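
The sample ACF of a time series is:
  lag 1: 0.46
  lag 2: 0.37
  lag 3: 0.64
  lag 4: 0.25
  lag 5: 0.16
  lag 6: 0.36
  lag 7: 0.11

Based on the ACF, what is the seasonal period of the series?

3

The largest autocorrelation is r_3 = 0.64; the remaining lags stay at or below 0.46. The elevated value at lag 1 (0.46), dropping to 0.37 at lag 2, reflects decaying short-term dependence rather than seasonality.
The dominant spike at lag 3 indicates a seasonal period of 3.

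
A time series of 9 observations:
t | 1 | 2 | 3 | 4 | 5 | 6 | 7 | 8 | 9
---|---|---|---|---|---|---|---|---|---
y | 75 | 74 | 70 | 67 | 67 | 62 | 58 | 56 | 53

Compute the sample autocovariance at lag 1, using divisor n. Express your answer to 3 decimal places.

Mean ȳ = (75 + 74 + 70 + 67 + 67 + 62 + 58 + 56 + 53)/9 = 64.6667
Σ_{t=1}^{8}(y_t−ȳ)(y_{t+1}−ȳ) = 334.5556
γ_1 = 334.5556 / 9 = 37.173

37.173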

### GOAL OF THE EXERCISE
A complete, exact copy of the material is the expected answer.

### SOLUTION TO THE EXERCISE
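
The sample ACF of a time series is:
  lag 1: 0.46
  lag 2: 0.37
  lag 3: 0.64
  lag 4: 0.25
  lag 5: 0.16
  lag 6: 0.36
  lag 7: 0.11

Based on the ACF, what is the seasonal period of the series?

3

The largest autocorrelation is r_3 = 0.64; the remaining lags stay at or below 0.46. The elevated value at lag 1 (0.46), dropping to 0.37 at lag 2, reflects decaying short-term dependence rather than seasonality.
The dominant spike at lag 3 indicates a seasonal period of 3.

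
A time series of 9 observations:
t | 1 | 2 | 3 | 4 | 5 | 6 | 7 | 8 | 9
---|---|---|---|---|---|---|---|---|---
y | 75 | 74 | 70 | 67 | 67 | 62 | 58 | 56 | 53

Compute the sample autocovariance at lag 1, using divisor n. Express your answer to 3 decimal places.

Mean ȳ = (75 + 74 + 70 + 67 + 67 + 62 + 58 + 56 + 53)/9 = 64.6667
Σ_{t=1}^{8}(y_t−ȳ)(y_{t+1}−ȳ) = 334.5556
γ_1 = 334.5556 / 9 = 37.173

37.173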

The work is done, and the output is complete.